--- Records to process ---
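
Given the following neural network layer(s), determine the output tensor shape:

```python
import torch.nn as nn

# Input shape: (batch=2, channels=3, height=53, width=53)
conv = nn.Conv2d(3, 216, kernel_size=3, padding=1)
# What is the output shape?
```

Input: (2, 3, 53, 53) -> Output: (2, 216, 53, 53)

Answer: (2, 216, 53, 53)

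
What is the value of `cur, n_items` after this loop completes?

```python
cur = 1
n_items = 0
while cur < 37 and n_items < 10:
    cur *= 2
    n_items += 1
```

Double until >= 37 or 10 iterations
`cur, n_items` takes the values: (1, 0) → (2, 0) → (2, 1) → (4, 1) → (4, 2) → (8, 2) → (8, 3) → (16, 3) → (16, 4) → (32, 4) → (32, 5) → (64, 5) → (64, 6)

Answer: 64, 6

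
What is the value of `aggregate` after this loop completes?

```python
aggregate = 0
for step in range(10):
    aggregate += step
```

Sum of 0 to 9 = 45
`aggregate` takes the values: 0 → 1 → 3 → 6 → 10 → 15 → 21 → 28 → 36 → 45

Answer: 45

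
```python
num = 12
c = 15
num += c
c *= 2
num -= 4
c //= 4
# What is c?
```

Trace:
`num = 12` → num = 12
`c = 15` → c = 15
`num += c` → num = 27
`c *= 2` → c = 30
`num -= 4` → num = 23
`c //= 4` → c = 7
So c = 7

Answer: 7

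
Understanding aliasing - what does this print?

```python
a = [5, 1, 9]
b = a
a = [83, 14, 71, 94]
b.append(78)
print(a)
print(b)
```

Key concept: rebinding vs mutation: a is rebound to a new list, b still points at the original.
Step by step:
`a = [5, 1, 9]` → a = [5, 1, 9]
`b = a` → b = [5, 1, 9] (same object as a)
`a = [83, 14, 71, 94]` → a = [83, 14, 71, 94]
`b.append(78)` → b = [5, 1, 9, 78]
`print(a)` → prints [83, 14, 71, 94]
`print(b)` → prints [5, 1, 9, 78]

Answer:
[83, 14, 71, 94]
[5, 1, 9, 78]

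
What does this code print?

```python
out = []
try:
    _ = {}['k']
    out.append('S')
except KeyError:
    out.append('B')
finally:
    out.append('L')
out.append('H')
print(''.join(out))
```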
---
# Your instructions
In the records above, find the lines containing "after" and copy them.

# Solved problem
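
What is the value of `cur, n_items` after this loop completes?
What is the value of `aggregate` after this loop completes?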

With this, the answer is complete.